### Exercise description
Here are some entries. Repeat all of them exactly.

Extracted data entries:

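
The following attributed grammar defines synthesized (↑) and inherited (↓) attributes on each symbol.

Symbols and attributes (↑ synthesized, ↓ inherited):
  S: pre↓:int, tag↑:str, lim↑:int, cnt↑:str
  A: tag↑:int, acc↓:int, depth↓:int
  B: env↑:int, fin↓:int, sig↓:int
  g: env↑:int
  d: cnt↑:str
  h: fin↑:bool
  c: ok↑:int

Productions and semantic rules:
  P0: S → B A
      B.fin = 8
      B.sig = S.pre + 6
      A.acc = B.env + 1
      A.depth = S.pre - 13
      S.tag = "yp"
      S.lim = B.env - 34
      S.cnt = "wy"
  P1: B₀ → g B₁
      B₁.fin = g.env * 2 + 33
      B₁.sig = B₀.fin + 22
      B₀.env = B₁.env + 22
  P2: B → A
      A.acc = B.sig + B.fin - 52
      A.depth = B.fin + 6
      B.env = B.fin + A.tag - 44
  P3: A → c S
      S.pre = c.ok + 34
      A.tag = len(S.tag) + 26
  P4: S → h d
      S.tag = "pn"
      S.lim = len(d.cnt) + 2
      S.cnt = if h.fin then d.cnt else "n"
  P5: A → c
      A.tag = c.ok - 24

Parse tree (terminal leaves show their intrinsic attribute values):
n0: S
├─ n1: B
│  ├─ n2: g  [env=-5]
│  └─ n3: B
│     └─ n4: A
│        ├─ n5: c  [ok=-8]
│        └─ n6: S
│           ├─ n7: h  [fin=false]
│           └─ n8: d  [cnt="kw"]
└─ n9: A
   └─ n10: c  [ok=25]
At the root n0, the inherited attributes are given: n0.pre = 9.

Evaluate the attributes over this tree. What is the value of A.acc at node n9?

30

1. n0.pre = 9  [given at root]
2. n1.fin = 8  [8]
3. n1.sig = 15  [S.pre + 6]
4. n2.env = -5  [terminal]
5. n3.fin = 23  [g.env * 2 + 33]
6. n3.sig = 30  [B₀.fin + 22]
7. n4.acc = 1  [B.sig + B.fin - 52]
8. n4.depth = 29  [B.fin + 6]
9. n5.ok = -8  [terminal]
10. n6.pre = 26  [c.ok + 34]
11. n7.fin = false  [terminal]
12. n8.cnt = "kw"  [terminal]
13. n6.tag = "pn"  ["pn"]
14. n6.lim = 4  [len(d.cnt) + 2]
15. n6.cnt = "n"  [if h.fin then d.cnt else "n"]
16. n4.tag = 28  [len(S.tag) + 26]
17. n3.env = 7  [B.fin + A.tag - 44]
18. n1.env = 29  [B₁.env + 22]
19. n9.acc = 30  [B.env + 1]
20. n9.depth = -4  [S.pre - 13]
21. n10.ok = 25  [terminal]
22. n9.tag = 1  [c.ok - 24]
23. n0.tag = "yp"  ["yp"]
24. n0.lim = -5  [B.env - 34]
25. n0.cnt = "wy"  ["wy"]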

### Solved exercise
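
The following attributed grammar defines synthesized (↑) and inherited (↓) attributes on each symbol.

Symbols and attributes (↑ synthesized, ↓ inherited):
  S: pre↓:int, tag↑:str, lim↑:int, cnt↑:str
  A: tag↑:int, acc↓:int, depth↓:int
  B: env↑:int, fin↓:int, sig↓:int
  g: env↑:int
  d: cnt↑:str
  h: fin↑:bool
  c: ok↑:int

Productions and semantic rules:
  P0: S → B A
      B.fin = 8
      B.sig = S.pre + 6
      A.acc = B.env + 1
      A.depth = S.pre - 13
      S.tag = "yp"
      S.lim = B.env - 34
      S.cnt = "wy"
  P1: B₀ → g B₁
      B₁.fin = g.env * 2 + 33
      B₁.sig = B₀.fin + 22
      B₀.env = B₁.env + 22
  P2: B → A
      A.acc = B.sig + B.fin - 52
      A.depth = B.fin + 6
      B.env = B.fin + A.tag - 44
  P3: A → c S
      S.pre = c.ok + 34
      A.tag = len(S.tag) + 26
  P4: S → h d
      S.tag = "pn"
      S.lim = len(d.cnt) + 2
      S.cnt = if h.fin then d.cnt else "n"
  P5: A → c
      A.tag = c.ok - 24

Parse tree (terminal leaves show their intrinsic attribute values):
n0: S
├─ n1: B
│  ├─ n2: g  [env=-5]
│  └─ n3: B
│     └─ n4: A
│        ├─ n5: c  [ok=-8]
│        └─ n6: S
│           ├─ n7: h  [fin=false]
│           └─ n8: d  [cnt="kw"]
└─ n9: A
   └─ n10: c  [ok=25]
At the root n0, the inherited attributes are given: n0.pre = 9.

Evaluate the attributes over this tree. What is the value of A.acc at node n9?

30

1. n0.pre = 9  [given at root]
2. n1.fin = 8  [8]
3. n1.sig = 15  [S.pre + 6]
4. n2.env = -5  [terminal]
5. n3.fin = 23  [g.env * 2 + 33]
6. n3.sig = 30  [B₀.fin + 22]
7. n4.acc = 1  [B.sig + B.fin - 52]
8. n4.depth = 29  [B.fin + 6]
9. n5.ok = -8  [terminal]
10. n6.pre = 26  [c.ok + 34]
11. n7.fin = false  [terminal]
12. n8.cnt = "kw"  [terminal]
13. n6.tag = "pn"  ["pn"]
14. n6.lim = 4  [len(d.cnt) + 2]
15. n6.cnt = "n"  [if h.fin then d.cnt else "n"]
16. n4.tag = 28  [len(S.tag) + 26]
17. n3.env = 7  [B.fin + A.tag - 44]
18. n1.env = 29  [B₁.env + 22]
19. n9.acc = 30  [B.env + 1]
20. n9.depth = -4  [S.pre - 13]
21. n10.ok = 25  [terminal]
22. n9.tag = 1  [c.ok - 24]
23. n0.tag = "yp"  ["yp"]
24. n0.lim = -5  [B.env - 34]
25. n0.cnt = "wy"  ["wy"]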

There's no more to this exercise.